#### Data to examine:

-- Opening Marker --

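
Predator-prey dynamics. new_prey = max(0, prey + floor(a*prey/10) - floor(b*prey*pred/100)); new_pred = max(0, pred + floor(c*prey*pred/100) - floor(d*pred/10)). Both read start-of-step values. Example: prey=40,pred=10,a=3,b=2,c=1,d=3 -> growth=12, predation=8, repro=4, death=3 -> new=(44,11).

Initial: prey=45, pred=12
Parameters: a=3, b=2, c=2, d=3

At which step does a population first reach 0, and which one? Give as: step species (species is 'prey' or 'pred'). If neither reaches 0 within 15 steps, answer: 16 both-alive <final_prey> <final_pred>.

Step 1: prey: 45+13-10=48; pred: 12+10-3=19
Step 2: prey: 48+14-18=44; pred: 19+18-5=32
Step 3: prey: 44+13-28=29; pred: 32+28-9=51
Step 4: prey: 29+8-29=8; pred: 51+29-15=65
Step 5: prey: 8+2-10=0; pred: 65+10-19=56
First extinction: prey at step 5

Answer: 5 prey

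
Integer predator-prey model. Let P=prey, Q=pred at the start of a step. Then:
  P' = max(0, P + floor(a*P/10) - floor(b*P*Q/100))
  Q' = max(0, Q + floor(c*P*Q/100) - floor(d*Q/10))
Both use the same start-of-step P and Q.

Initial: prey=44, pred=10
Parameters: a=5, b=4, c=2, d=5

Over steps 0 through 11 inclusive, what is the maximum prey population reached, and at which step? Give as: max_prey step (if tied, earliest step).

Step 1: prey: 44+22-17=49; pred: 10+8-5=13
Step 2: prey: 49+24-25=48; pred: 13+12-6=19
Step 3: prey: 48+24-36=36; pred: 19+18-9=28
Step 4: prey: 36+18-40=14; pred: 28+20-14=34
Step 5: prey: 14+7-19=2; pred: 34+9-17=26
Step 6: prey: 2+1-2=1; pred: 26+1-13=14
Step 7: prey: 1+0-0=1; pred: 14+0-7=7
Step 8: prey: 1+0-0=1; pred: 7+0-3=4
Step 9: prey: 1+0-0=1; pred: 4+0-2=2
Step 10: prey: 1+0-0=1; pred: 2+0-1=1
Step 11: prey: 1+0-0=1; pred: 1+0-0=1
Max prey = 49 at step 1

Answer: 49 1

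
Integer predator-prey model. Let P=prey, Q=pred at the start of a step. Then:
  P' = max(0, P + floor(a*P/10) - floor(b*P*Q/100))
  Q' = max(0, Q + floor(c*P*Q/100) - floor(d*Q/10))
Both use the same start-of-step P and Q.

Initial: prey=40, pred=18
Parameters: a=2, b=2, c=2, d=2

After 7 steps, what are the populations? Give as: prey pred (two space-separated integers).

Step 1: prey: 40+8-14=34; pred: 18+14-3=29
Step 2: prey: 34+6-19=21; pred: 29+19-5=43
Step 3: prey: 21+4-18=7; pred: 43+18-8=53
Step 4: prey: 7+1-7=1; pred: 53+7-10=50
Step 5: prey: 1+0-1=0; pred: 50+1-10=41
Step 6: prey: 0+0-0=0; pred: 41+0-8=33
Step 7: prey: 0+0-0=0; pred: 33+0-6=27

Answer: 0 27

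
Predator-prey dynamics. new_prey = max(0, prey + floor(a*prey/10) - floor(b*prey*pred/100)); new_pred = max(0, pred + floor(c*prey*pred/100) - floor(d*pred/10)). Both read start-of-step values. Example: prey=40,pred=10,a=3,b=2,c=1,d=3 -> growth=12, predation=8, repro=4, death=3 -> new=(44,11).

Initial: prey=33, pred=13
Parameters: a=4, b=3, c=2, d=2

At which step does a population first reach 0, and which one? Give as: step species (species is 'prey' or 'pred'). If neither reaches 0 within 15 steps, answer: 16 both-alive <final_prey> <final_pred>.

Answer: 5 prey

Derivation:
Step 1: prey: 33+13-12=34; pred: 13+8-2=19
Step 2: prey: 34+13-19=28; pred: 19+12-3=28
Step 3: prey: 28+11-23=16; pred: 28+15-5=38
Step 4: prey: 16+6-18=4; pred: 38+12-7=43
Step 5: prey: 4+1-5=0; pred: 43+3-8=38
First extinction: prey at step 5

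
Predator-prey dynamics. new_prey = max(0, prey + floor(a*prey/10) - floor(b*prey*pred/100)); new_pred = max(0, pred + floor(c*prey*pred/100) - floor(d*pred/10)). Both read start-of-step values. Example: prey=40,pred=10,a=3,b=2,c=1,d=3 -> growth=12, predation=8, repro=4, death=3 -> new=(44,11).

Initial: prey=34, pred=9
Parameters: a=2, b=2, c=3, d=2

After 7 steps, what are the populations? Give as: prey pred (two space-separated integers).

Answer: 0 39

Derivation:
Step 1: prey: 34+6-6=34; pred: 9+9-1=17
Step 2: prey: 34+6-11=29; pred: 17+17-3=31
Step 3: prey: 29+5-17=17; pred: 31+26-6=51
Step 4: prey: 17+3-17=3; pred: 51+26-10=67
Step 5: prey: 3+0-4=0; pred: 67+6-13=60
Step 6: prey: 0+0-0=0; pred: 60+0-12=48
Step 7: prey: 0+0-0=0; pred: 48+0-9=39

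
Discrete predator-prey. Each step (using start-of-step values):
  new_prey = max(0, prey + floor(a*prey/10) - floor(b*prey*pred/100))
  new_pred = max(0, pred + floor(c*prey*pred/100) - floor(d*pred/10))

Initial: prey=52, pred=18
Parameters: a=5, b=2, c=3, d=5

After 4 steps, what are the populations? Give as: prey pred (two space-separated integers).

Step 1: prey: 52+26-18=60; pred: 18+28-9=37
Step 2: prey: 60+30-44=46; pred: 37+66-18=85
Step 3: prey: 46+23-78=0; pred: 85+117-42=160
Step 4: prey: 0+0-0=0; pred: 160+0-80=80

Answer: 0 80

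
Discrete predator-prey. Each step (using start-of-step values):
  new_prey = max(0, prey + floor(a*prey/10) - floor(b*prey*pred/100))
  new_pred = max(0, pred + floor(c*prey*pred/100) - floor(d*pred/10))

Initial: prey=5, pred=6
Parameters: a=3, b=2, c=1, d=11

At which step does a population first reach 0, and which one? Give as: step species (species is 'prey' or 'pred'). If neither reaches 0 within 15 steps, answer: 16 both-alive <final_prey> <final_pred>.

Step 1: prey: 5+1-0=6; pred: 6+0-6=0
First extinction: pred at step 1

Answer: 1 pred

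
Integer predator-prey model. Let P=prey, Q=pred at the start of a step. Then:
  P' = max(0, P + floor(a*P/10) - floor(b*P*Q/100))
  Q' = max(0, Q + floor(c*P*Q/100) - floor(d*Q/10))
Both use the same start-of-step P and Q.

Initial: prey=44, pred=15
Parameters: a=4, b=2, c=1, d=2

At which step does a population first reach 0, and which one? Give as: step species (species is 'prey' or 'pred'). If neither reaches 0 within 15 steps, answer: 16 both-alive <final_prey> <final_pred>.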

-- Closing Marker --

#### What you are asked to do:
Transcribe all of the material exactly as it was written.

#### Reply:
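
Predator-prey dynamics. new_prey = max(0, prey + floor(a*prey/10) - floor(b*prey*pred/100)); new_pred = max(0, pred + floor(c*prey*pred/100) - floor(d*pred/10)). Both read start-of-step values. Example: prey=40,pred=10,a=3,b=2,c=1,d=3 -> growth=12, predation=8, repro=4, death=3 -> new=(44,11).

Initial: prey=45, pred=12
Parameters: a=3, b=2, c=2, d=3

At which step does a population first reach 0, and which one? Give as: step species (species is 'prey' or 'pred'). If neither reaches 0 within 15 steps, answer: 16 both-alive <final_prey> <final_pred>.

Step 1: prey: 45+13-10=48; pred: 12+10-3=19
Step 2: prey: 48+14-18=44; pred: 19+18-5=32
Step 3: prey: 44+13-28=29; pred: 32+28-9=51
Step 4: prey: 29+8-29=8; pred: 51+29-15=65
Step 5: prey: 8+2-10=0; pred: 65+10-19=56
First extinction: prey at step 5

Answer: 5 prey

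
Integer predator-prey model. Let P=prey, Q=pred at the start of a step. Then:
  P' = max(0, P + floor(a*P/10) - floor(b*P*Q/100))
  Q' = max(0, Q + floor(c*P*Q/100) - floor(d*Q/10))
Both use the same start-of-step P and Q.

Initial: prey=44, pred=10
Parameters: a=5, b=4, c=2, d=5

Over steps 0 through 11 inclusive, what is the maximum prey population reached, and at which step? Give as: max_prey step (if tied, earliest step).

Step 1: prey: 44+22-17=49; pred: 10+8-5=13
Step 2: prey: 49+24-25=48; pred: 13+12-6=19
Step 3: prey: 48+24-36=36; pred: 19+18-9=28
Step 4: prey: 36+18-40=14; pred: 28+20-14=34
Step 5: prey: 14+7-19=2; pred: 34+9-17=26
Step 6: prey: 2+1-2=1; pred: 26+1-13=14
Step 7: prey: 1+0-0=1; pred: 14+0-7=7
Step 8: prey: 1+0-0=1; pred: 7+0-3=4
Step 9: prey: 1+0-0=1; pred: 4+0-2=2
Step 10: prey: 1+0-0=1; pred: 2+0-1=1
Step 11: prey: 1+0-0=1; pred: 1+0-0=1
Max prey = 49 at step 1

Answer: 49 1

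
Integer predator-prey model. Let P=prey, Q=pred at the start of a step. Then:
  P' = max(0, P + floor(a*P/10) - floor(b*P*Q/100))
  Q' = max(0, Q + floor(c*P*Q/100) - floor(d*Q/10))
Both use the same start-of-step P and Q.

Initial: prey=40, pred=18
Parameters: a=2, b=2, c=2, d=2

After 7 steps, what are the populations? Give as: prey pred (two space-separated integers).

Step 1: prey: 40+8-14=34; pred: 18+14-3=29
Step 2: prey: 34+6-19=21; pred: 29+19-5=43
Step 3: prey: 21+4-18=7; pred: 43+18-8=53
Step 4: prey: 7+1-7=1; pred: 53+7-10=50
Step 5: prey: 1+0-1=0; pred: 50+1-10=41
Step 6: prey: 0+0-0=0; pred: 41+0-8=33
Step 7: prey: 0+0-0=0; pred: 33+0-6=27

Answer: 0 27

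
Predator-prey dynamics. new_prey = max(0, prey + floor(a*prey/10) - floor(b*prey*pred/100)); new_pred = max(0, pred + floor(c*prey*pred/100) - floor(d*pred/10)). Both read start-of-step values. Example: prey=40,pred=10,a=3,b=2,c=1,d=3 -> growth=12, predation=8, repro=4, death=3 -> new=(44,11).

Initial: prey=33, pred=13
Parameters: a=4, b=3, c=2, d=2

At which step does a population first reach 0, and which one? Give as: step species (species is 'prey' or 'pred'). If neither reaches 0 within 15 steps, answer: 16 both-alive <final_prey> <final_pred>.

Answer: 5 prey

Derivation:
Step 1: prey: 33+13-12=34; pred: 13+8-2=19
Step 2: prey: 34+13-19=28; pred: 19+12-3=28
Step 3: prey: 28+11-23=16; pred: 28+15-5=38
Step 4: prey: 16+6-18=4; pred: 38+12-7=43
Step 5: prey: 4+1-5=0; pred: 43+3-8=38
First extinction: prey at step 5

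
Predator-prey dynamics. new_prey = max(0, prey + floor(a*prey/10) - floor(b*prey*pred/100)); new_pred = max(0, pred + floor(c*prey*pred/100) - floor(d*pred/10)). Both read start-of-step values. Example: prey=40,pred=10,a=3,b=2,c=1,d=3 -> growth=12, predation=8, repro=4, death=3 -> new=(44,11).

Initial: prey=34, pred=9
Parameters: a=2, b=2, c=3, d=2

After 7 steps, what are the populations? Give as: prey pred (two space-separated integers).

Answer: 0 39

Derivation:
Step 1: prey: 34+6-6=34; pred: 9+9-1=17
Step 2: prey: 34+6-11=29; pred: 17+17-3=31
Step 3: prey: 29+5-17=17; pred: 31+26-6=51
Step 4: prey: 17+3-17=3; pred: 51+26-10=67
Step 5: prey: 3+0-4=0; pred: 67+6-13=60
Step 6: prey: 0+0-0=0; pred: 60+0-12=48
Step 7: prey: 0+0-0=0; pred: 48+0-9=39

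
Discrete predator-prey. Each step (using start-of-step values):
  new_prey = max(0, prey + floor(a*prey/10) - floor(b*prey*pred/100))
  new_pred = max(0, pred + floor(c*prey*pred/100) - floor(d*pred/10))

Initial: prey=52, pred=18
Parameters: a=5, b=2, c=3, d=5

After 4 steps, what are the populations? Give as: prey pred (two space-separated integers).

Step 1: prey: 52+26-18=60; pred: 18+28-9=37
Step 2: prey: 60+30-44=46; pred: 37+66-18=85
Step 3: prey: 46+23-78=0; pred: 85+117-42=160
Step 4: prey: 0+0-0=0; pred: 160+0-80=80

Answer: 0 80

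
Discrete predator-prey. Each step (using start-of-step values):
  new_prey = max(0, prey + floor(a*prey/10) - floor(b*prey*pred/100))
  new_pred = max(0, pred + floor(c*prey*pred/100) - floor(d*pred/10))

Initial: prey=5, pred=6
Parameters: a=3, b=2, c=1, d=11

At which step does a population first reach 0, and which one? Give as: step species (species is 'prey' or 'pred'). If neither reaches 0 within 15 steps, answer: 16 both-alive <final_prey> <final_pred>.

Step 1: prey: 5+1-0=6; pred: 6+0-6=0
First extinction: pred at step 1

Answer: 1 pred

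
Integer predator-prey model. Let P=prey, Q=pred at the start of a step. Then:
  P' = max(0, P + floor(a*P/10) - floor(b*P*Q/100))
  Q' = max(0, Q + floor(c*P*Q/100) - floor(d*Q/10))
Both use the same start-of-step P and Q.

Initial: prey=44, pred=15
Parameters: a=4, b=2, c=1, d=2

At which step does a population first reach 0, and which one? Give as: step species (species is 'prey' or 'pred'). If neither reaches 0 within 15 steps, answer: 16 both-alive <final_prey> <final_pred>.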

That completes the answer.